__Records provided__
—————

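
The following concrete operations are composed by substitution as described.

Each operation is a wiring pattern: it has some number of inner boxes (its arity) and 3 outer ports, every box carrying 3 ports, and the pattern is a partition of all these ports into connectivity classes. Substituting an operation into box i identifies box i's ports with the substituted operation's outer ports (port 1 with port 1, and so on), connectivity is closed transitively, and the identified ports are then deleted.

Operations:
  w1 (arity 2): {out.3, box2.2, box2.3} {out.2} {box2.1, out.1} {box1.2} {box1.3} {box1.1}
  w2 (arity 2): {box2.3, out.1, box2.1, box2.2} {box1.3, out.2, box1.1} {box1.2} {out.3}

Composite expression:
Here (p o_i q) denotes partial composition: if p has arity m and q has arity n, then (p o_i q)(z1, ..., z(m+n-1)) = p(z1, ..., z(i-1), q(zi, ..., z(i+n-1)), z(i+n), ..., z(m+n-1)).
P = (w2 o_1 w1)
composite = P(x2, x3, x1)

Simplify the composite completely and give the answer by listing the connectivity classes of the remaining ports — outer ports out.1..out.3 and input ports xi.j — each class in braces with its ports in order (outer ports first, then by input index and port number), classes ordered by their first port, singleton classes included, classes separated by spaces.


{out.1, x1.1, x1.2, x1.3} {out.2, x3.1, x3.2, x3.3} {out.3} {x2.1} {x2.2} {x2.3}


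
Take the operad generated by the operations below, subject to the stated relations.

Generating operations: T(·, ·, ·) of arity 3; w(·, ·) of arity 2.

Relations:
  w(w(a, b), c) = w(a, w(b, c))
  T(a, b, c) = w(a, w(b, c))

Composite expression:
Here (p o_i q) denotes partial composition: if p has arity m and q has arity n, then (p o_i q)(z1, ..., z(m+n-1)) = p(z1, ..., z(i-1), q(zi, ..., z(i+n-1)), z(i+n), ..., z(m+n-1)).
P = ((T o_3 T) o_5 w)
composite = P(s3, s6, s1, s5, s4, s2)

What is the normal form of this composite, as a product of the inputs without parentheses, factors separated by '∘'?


s3 ∘ s6 ∘ s1 ∘ s5 ∘ s4 ∘ s2


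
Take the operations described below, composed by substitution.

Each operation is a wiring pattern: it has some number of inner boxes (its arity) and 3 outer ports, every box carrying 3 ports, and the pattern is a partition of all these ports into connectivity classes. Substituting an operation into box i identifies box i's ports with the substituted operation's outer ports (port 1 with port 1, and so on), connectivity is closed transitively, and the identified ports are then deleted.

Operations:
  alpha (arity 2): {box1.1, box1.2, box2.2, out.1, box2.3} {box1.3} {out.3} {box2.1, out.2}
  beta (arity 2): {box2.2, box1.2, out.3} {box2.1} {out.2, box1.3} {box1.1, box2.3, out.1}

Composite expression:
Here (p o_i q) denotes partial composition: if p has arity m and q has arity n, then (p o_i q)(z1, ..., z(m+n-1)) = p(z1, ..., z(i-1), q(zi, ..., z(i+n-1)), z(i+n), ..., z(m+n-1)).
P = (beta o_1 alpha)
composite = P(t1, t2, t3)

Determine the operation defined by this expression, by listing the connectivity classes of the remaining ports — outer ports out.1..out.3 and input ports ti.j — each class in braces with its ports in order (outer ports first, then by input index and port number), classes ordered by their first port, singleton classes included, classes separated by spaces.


{out.1, t1.1, t1.2, t2.2, t2.3, t3.3} {out.2} {out.3, t2.1, t3.2} {t1.3} {t3.1}


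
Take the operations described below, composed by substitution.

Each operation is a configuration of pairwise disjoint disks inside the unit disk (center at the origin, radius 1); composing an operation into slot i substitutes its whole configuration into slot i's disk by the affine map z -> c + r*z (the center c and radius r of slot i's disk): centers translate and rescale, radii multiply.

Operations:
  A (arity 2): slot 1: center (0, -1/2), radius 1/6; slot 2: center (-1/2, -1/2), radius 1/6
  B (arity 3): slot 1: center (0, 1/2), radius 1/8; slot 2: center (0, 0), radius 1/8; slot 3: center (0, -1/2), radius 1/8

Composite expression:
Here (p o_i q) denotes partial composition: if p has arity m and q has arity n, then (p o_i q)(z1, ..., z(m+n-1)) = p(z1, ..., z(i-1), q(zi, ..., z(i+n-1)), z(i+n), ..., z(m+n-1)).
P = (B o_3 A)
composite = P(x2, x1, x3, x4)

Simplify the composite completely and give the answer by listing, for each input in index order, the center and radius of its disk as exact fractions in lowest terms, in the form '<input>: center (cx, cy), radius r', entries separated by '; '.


x1: center (0, 0), radius 1/8; x2: center (0, 1/2), radius 1/8; x3: center (0, -9/16), radius 1/48; x4: center (-1/16, -9/16), radius 1/48

Follow each x-input down from B: c' goes to c + r*c', radius to r*r'.
input x2: composing its 1 substitution step yields center (0, 1/2), radius 1/8
input x1: composing its 1 substitution step yields center (0, 0), radius 1/8
input x3: composing its 2 substitution steps yields center (0, -9/16), radius 1/48
input x4: composing its 2 substitution steps yields center (-1/16, -9/16), radius 1/48


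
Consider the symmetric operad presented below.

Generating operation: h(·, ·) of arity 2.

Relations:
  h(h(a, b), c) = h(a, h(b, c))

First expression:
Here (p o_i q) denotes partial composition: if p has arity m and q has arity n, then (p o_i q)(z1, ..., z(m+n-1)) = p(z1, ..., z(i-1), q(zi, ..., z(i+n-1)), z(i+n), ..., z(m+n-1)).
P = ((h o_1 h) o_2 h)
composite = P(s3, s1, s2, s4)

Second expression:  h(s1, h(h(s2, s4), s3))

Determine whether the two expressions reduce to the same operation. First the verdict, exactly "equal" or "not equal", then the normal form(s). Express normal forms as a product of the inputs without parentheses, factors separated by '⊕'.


not equal; first: s3 ⊕ s1 ⊕ s2 ⊕ s4; second: s1 ⊕ s2 ⊕ s4 ⊕ s3

In normal form, the first expression is s3 ⊕ s1 ⊕ s2 ⊕ s4
In normal form, the second expression is s1 ⊕ s2 ⊕ s4 ⊕ s3
The forms do not match — not equal.


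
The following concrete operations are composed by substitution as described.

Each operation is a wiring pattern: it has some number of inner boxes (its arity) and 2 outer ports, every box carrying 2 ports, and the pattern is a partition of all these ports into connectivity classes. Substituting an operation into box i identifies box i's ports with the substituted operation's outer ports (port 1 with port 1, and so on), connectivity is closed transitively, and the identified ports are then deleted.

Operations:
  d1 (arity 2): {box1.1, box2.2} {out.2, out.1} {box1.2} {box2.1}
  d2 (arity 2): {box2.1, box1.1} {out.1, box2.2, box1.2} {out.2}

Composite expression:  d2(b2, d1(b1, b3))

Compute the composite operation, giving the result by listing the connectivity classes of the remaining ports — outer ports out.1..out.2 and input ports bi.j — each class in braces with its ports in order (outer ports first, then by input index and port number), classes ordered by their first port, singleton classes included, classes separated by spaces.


Two ports join when wires chain via d2-identified ports.
after d1, the pattern on (b1, b3) reads {out.1, out.2} {b1.1, b3.2} {b1.2} {b3.1} (out.j = its outer ports)
after d2, the pattern on (b2, b1, b3) reads {out.1, b2.1, b2.2} {out.2} {b1.1, b3.2} {b1.2} {b3.1} (out.j = its outer ports)

{out.1, b2.1, b2.2} {out.2} {b1.1, b3.2} {b1.2} {b3.1}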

—————

__Task goal__
The lines to copy are those in the listing that contain "operad".

__Exercise solution__
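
Take the operad generated by the operations below, subject to the stated relations.
Consider the symmetric operad presented below.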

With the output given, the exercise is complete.